Aim of the exercise:
Gather each line in the entries that includes the string "orthogonal".
--- Extracted material ---
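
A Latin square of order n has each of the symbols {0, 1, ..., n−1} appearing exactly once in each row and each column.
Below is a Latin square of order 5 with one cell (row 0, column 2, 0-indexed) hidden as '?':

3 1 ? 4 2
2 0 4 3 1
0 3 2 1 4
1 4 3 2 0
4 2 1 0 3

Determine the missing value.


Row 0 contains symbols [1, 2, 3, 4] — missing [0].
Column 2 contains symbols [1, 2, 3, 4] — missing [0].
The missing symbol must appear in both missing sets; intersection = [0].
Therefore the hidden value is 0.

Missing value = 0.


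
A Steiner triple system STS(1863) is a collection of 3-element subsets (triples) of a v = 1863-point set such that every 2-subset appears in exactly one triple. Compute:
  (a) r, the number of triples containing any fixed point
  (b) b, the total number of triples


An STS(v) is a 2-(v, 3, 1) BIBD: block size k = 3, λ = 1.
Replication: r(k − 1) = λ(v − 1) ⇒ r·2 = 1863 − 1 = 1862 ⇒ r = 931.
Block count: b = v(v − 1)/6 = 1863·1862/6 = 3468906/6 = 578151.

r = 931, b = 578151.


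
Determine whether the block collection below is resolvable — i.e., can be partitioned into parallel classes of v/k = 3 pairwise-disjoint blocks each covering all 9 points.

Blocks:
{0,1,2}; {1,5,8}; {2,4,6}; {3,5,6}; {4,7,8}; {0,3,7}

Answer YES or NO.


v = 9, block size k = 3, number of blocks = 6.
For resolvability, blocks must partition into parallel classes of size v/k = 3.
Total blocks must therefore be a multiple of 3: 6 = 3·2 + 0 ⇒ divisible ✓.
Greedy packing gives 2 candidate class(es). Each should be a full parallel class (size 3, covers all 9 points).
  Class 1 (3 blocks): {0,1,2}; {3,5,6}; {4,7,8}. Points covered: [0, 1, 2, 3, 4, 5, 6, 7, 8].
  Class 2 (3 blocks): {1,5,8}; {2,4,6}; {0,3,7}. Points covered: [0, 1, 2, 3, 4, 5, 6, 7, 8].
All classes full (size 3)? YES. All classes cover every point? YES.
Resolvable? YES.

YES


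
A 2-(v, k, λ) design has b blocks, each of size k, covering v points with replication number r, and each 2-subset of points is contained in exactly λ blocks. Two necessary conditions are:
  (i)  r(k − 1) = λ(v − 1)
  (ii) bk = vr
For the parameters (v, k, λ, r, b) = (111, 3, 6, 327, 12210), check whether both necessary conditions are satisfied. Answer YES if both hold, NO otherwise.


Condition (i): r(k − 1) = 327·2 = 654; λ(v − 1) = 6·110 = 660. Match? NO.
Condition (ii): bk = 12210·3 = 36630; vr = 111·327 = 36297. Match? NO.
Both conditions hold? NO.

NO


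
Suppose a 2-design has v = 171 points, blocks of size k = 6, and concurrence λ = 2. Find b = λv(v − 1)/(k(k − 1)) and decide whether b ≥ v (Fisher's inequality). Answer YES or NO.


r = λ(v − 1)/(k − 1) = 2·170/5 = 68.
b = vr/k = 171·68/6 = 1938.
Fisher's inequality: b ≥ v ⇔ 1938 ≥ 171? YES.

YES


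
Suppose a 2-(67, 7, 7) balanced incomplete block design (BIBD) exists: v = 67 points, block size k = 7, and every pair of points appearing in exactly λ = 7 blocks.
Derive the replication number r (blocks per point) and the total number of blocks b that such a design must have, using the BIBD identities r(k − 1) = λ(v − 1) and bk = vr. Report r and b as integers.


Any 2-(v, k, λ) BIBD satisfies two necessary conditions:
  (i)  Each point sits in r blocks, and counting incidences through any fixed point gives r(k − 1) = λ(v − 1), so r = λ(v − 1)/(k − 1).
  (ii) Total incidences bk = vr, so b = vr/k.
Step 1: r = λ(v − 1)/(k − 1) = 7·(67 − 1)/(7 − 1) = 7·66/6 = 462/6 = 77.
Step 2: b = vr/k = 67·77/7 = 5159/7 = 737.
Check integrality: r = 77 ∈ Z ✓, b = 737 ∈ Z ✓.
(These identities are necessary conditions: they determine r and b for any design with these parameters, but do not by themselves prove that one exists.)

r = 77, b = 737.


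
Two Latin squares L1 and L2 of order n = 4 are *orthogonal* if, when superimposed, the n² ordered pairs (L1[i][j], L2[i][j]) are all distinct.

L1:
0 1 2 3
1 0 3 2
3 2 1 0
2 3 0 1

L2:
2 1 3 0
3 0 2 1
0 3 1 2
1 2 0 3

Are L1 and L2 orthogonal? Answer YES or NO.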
---
Response box:
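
Two Latin squares L1 and L2 of order n = 4 are *orthogonal* if, when superimposed, the n² ordered pairs (L1[i][j], L2[i][j]) are all distinct.
Are L1 and L2 orthogonal? Answer YES or NO.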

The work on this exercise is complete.